PROBLEM DETAILS
The answer is to be an exact copy of the lines below running from the line with "over R$3,900.00 |" down to the line with "- a supplemental", both ends included, and nothing more.
PROVIDED ENTRIES: Begin
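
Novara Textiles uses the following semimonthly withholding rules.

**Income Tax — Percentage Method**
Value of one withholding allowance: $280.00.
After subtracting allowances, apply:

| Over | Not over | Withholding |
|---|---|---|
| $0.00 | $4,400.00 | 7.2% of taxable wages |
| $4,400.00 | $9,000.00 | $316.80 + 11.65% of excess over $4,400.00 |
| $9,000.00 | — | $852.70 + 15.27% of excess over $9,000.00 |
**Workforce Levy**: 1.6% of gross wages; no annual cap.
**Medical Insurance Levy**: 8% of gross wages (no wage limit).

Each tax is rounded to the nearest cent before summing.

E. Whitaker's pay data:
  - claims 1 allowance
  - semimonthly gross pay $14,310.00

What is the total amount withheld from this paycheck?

$2,994.54

Income Tax: taxable = $14,310.00 − 1×$280.00 = $14,030.00
  $852.70 + 15.27% × ($14,030.00 − $9,000.00) = $852.70 + 15.27% × $5,030.00 = $1,620.78
Workforce Levy: 1.6% × $14,310.00 = $228.96
Medical Insurance Levy: 8% × $14,310.00 = $1,144.80
Total: $1,620.78 + $228.96 + $1,144.80 = $2,994.54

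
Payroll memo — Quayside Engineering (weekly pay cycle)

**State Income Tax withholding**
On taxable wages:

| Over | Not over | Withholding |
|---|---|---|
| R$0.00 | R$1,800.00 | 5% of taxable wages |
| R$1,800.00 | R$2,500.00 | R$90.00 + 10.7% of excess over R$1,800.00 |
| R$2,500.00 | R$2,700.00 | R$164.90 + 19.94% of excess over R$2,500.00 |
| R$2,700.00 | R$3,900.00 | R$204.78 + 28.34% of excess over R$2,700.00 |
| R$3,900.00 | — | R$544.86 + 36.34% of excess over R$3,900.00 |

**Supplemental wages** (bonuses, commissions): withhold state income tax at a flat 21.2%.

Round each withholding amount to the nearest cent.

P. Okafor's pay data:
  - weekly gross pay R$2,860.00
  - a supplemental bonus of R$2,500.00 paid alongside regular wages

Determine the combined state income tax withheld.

State Income Tax: taxable = R$2,860.00
  R$204.78 + 28.34% × (R$2,860.00 − R$2,700.00) = R$204.78 + 28.34% × R$160.00 = R$250.12
Supplemental (21.2% flat on bonus): 21.2% × R$2,500.00 = R$530.00
Total state income tax: R$250.12 + R$530.00 = R$780.12

R$780.12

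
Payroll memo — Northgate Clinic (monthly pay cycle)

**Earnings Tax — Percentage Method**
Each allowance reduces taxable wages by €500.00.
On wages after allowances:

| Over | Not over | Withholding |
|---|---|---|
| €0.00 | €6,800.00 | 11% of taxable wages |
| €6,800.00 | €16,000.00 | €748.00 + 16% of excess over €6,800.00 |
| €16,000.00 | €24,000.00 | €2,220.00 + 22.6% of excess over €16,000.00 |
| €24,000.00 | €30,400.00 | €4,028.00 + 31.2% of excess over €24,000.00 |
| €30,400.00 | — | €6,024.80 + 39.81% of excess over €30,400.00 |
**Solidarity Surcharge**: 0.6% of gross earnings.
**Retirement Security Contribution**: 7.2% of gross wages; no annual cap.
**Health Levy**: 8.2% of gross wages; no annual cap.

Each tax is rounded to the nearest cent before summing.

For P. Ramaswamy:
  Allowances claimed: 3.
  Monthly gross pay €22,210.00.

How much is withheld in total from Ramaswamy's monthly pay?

€6,838.06

Earnings Tax: taxable = €22,210.00 − 3×€500.00 = €20,710.00
  €2,220.00 + 22.6% × (€20,710.00 − €16,000.00) = €2,220.00 + 22.6% × €4,710.00 = €3,284.46
Solidarity Surcharge: 0.6% × €22,210.00 = €133.26
Retirement Security Contribution: 7.2% × €22,210.00 = €1,599.12
Health Levy: 8.2% × €22,210.00 = €1,821.22
Total: €3,284.46 + €133.26 + €1,599.12 + €1,821.22 = €6,838.06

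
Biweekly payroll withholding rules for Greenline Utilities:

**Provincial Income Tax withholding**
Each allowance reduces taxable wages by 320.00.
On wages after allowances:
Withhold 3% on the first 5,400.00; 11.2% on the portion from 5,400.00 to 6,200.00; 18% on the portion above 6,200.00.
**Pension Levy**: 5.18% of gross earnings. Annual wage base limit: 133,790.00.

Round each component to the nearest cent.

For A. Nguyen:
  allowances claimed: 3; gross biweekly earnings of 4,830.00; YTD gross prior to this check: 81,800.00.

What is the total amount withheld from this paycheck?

Provincial Income Tax: taxable = 4,830.00 − 3×320.00 = 3,870.00
  3% × 3,870.00 = 116.10
Pension Levy: 5.18% × 4,830.00 = 250.19
Total: 116.10 + 250.19 = 366.29

366.29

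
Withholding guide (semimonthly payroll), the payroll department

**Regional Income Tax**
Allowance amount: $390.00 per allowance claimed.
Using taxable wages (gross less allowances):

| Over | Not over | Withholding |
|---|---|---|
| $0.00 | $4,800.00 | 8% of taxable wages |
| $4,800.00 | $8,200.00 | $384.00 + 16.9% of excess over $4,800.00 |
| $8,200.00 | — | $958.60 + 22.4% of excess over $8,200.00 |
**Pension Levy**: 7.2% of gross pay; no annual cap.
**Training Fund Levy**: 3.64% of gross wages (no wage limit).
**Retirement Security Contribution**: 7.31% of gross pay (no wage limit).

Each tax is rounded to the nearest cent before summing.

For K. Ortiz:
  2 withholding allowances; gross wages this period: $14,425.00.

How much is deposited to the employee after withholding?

Regional Income Tax: taxable = $14,425.00 − 2×$390.00 = $13,645.00
  $958.60 + 22.4% × ($13,645.00 − $8,200.00) = $958.60 + 22.4% × $5,445.00 = $2,178.28
Pension Levy: 7.2% × $14,425.00 = $1,038.60
Training Fund Levy: 3.64% × $14,425.00 = $525.07
Retirement Security Contribution: 7.31% × $14,425.00 = $1,054.47
Total withheld: $2,178.28 + $1,038.60 + $525.07 + $1,054.47 = $4,796.42
Net pay: $14,425.00 − $4,796.42 = $9,628.58

$9,628.58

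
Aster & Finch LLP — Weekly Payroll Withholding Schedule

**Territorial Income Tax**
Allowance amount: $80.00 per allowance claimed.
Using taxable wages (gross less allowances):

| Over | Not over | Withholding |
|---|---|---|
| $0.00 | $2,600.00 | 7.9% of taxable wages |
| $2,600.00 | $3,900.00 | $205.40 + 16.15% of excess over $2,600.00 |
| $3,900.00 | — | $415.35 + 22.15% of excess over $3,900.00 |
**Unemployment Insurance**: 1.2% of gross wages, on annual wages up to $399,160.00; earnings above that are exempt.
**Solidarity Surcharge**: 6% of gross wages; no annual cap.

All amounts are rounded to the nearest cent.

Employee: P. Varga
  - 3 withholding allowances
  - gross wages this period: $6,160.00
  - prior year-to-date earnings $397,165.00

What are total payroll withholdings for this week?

$1,256.32

Territorial Income Tax: taxable = $6,160.00 − 3×$80.00 = $5,920.00
  $415.35 + 22.15% × ($5,920.00 − $3,900.00) = $415.35 + 22.15% × $2,020.00 = $862.78
Unemployment Insurance: cap $399,160.00 − YTD $397,165.00 = $1,995.00 subject; 1.2% × $1,995.00 = $23.94
Solidarity Surcharge: 6% × $6,160.00 = $369.60
Total: $862.78 + $23.94 + $369.60 = $1,256.32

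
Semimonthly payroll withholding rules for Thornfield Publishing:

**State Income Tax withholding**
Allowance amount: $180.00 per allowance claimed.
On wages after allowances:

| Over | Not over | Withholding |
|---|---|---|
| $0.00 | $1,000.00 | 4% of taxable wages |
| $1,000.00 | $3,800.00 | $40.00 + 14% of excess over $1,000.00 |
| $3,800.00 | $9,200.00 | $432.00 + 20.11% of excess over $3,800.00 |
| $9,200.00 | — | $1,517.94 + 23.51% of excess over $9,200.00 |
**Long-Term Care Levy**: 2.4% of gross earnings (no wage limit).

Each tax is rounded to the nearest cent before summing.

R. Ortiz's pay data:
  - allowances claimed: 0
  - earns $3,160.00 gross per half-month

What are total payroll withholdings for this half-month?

State Income Tax: taxable = $3,160.00
  $40.00 + 14% × ($3,160.00 − $1,000.00) = $40.00 + 14% × $2,160.00 = $342.40
Long-Term Care Levy: 2.4% × $3,160.00 = $75.84
Total: $342.40 + $75.84 = $418.24

$418.24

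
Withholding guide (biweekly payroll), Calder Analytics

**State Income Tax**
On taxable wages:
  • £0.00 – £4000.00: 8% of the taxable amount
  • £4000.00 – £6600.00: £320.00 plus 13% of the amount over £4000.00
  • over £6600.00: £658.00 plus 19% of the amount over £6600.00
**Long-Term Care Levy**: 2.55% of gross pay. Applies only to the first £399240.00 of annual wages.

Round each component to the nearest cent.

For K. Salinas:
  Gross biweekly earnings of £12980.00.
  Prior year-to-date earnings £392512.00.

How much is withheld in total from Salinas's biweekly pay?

State Income Tax: taxable = £12980.00
  £658.00 + 19% × (£12980.00 − £6600.00) = £658.00 + 19% × £6380.00 = £1870.20
Long-Term Care Levy: cap £399240.00 − YTD £392512.00 = £6728.00 subject; 2.55% × £6728.00 = £171.56
Total: £1870.20 + £171.56 = £2041.76

£2041.76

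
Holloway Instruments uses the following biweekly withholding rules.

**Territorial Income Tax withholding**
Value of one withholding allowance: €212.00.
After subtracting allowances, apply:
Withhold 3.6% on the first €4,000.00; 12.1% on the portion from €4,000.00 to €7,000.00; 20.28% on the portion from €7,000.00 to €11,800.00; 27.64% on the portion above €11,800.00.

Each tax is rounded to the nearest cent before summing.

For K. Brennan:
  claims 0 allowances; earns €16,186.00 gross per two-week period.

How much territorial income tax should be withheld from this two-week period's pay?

€2,692.73

Territorial Income Tax: taxable = €16,186.00
  €1,480.44 + 27.64% × (€16,186.00 − €11,800.00) = €1,480.44 + 27.64% × €4,386.00 = €2,692.73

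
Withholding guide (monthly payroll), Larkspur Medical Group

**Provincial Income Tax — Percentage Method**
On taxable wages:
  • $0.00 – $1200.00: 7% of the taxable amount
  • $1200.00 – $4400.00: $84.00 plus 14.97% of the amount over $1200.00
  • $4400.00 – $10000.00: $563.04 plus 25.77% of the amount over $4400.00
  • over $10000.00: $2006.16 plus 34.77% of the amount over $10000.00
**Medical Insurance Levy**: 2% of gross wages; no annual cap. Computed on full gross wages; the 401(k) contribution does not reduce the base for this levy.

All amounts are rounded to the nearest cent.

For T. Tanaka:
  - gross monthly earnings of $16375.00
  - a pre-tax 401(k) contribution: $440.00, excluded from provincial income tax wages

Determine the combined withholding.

$4397.26

Provincial Income Tax: taxable = $16375.00 − $440.00 = $15935.00
  $2006.16 + 34.77% × ($15935.00 − $10000.00) = $2006.16 + 34.77% × $5935.00 = $4069.76
Medical Insurance Levy: 2% × $16375.00 = $327.50
Total: $4069.76 + $327.50 = $4397.26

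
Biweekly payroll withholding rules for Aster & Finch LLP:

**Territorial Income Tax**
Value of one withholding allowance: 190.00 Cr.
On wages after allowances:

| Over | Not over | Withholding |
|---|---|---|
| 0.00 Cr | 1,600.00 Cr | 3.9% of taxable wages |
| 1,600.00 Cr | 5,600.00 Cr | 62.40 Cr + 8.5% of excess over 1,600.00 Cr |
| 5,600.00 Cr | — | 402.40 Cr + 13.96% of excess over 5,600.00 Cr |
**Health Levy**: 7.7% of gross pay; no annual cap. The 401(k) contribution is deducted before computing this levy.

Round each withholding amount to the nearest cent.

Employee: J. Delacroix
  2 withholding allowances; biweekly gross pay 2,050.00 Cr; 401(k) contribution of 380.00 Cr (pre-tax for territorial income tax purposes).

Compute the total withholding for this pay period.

Territorial Income Tax: taxable = 2,050.00 Cr − 380.00 Cr − 2×190.00 Cr = 1,290.00 Cr
  3.9% × 1,290.00 Cr = 50.31 Cr
Health Levy: 7.7% × 1,670.00 Cr = 128.59 Cr
Total: 50.31 Cr + 128.59 Cr = 178.90 Cr

178.90 Cr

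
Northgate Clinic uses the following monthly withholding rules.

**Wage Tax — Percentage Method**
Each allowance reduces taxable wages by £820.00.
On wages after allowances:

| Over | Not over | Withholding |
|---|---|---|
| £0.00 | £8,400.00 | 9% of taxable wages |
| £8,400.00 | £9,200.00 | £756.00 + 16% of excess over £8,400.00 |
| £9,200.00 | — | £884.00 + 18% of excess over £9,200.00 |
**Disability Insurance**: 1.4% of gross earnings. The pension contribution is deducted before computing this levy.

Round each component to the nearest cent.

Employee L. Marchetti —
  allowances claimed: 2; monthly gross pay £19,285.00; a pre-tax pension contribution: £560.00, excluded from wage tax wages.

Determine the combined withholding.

Wage Tax: taxable = £19,285.00 − £560.00 − 2×£820.00 = £17,085.00
  £884.00 + 18% × (£17,085.00 − £9,200.00) = £884.00 + 18% × £7,885.00 = £2,303.30
Disability Insurance: 1.4% × £18,725.00 = £262.15
Total: £2,303.30 + £262.15 = £2,565.45

£2,565.45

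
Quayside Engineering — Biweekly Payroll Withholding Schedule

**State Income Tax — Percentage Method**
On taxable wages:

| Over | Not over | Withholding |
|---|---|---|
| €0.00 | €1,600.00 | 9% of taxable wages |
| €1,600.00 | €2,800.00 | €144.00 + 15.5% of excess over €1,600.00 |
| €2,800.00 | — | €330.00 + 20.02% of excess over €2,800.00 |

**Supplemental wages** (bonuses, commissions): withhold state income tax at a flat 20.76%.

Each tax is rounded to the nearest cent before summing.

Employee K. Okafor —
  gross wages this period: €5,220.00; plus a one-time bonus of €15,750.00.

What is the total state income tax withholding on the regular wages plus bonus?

€4,084.18

State Income Tax: taxable = €5,220.00
  €330.00 + 20.02% × (€5,220.00 − €2,800.00) = €330.00 + 20.02% × €2,420.00 = €814.48
Supplemental (20.76% flat on bonus): 20.76% × €15,750.00 = €3,269.70
Total state income tax: €814.48 + €3,269.70 = €4,084.18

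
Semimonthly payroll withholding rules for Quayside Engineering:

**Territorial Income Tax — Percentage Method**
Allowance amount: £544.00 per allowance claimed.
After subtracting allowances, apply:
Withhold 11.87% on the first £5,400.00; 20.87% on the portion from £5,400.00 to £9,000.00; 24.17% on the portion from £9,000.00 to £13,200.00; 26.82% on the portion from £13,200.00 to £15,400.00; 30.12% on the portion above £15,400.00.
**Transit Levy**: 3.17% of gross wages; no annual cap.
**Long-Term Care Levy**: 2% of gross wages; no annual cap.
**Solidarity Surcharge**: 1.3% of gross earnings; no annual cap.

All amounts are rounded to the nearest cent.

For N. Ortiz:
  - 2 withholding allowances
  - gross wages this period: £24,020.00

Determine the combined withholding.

£6,820.21

Territorial Income Tax: taxable = £24,020.00 − 2×£544.00 = £22,932.00
  £2,997.48 + 30.12% × (£22,932.00 − £15,400.00) = £2,997.48 + 30.12% × £7,532.00 = £5,266.12
Transit Levy: 3.17% × £24,020.00 = £761.43
Long-Term Care Levy: 2% × £24,020.00 = £480.40
Solidarity Surcharge: 1.3% × £24,020.00 = £312.26
Total: £5,266.12 + £761.43 + £480.40 + £312.26 = £6,820.21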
PROVIDED ENTRIES: End
ANSWER TO THE EXERCISE
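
| R$3,900.00 | — | R$544.86 + 36.34% of excess over R$3,900.00 |

**Supplemental wages** (bonuses, commissions): withhold state income tax at a flat 21.2%.

Round each withholding amount to the nearest cent.

P. Okafor's pay data:
  - weekly gross pay R$2,860.00
  - a supplemental bonus of R$2,500.00 paid alongside regular wages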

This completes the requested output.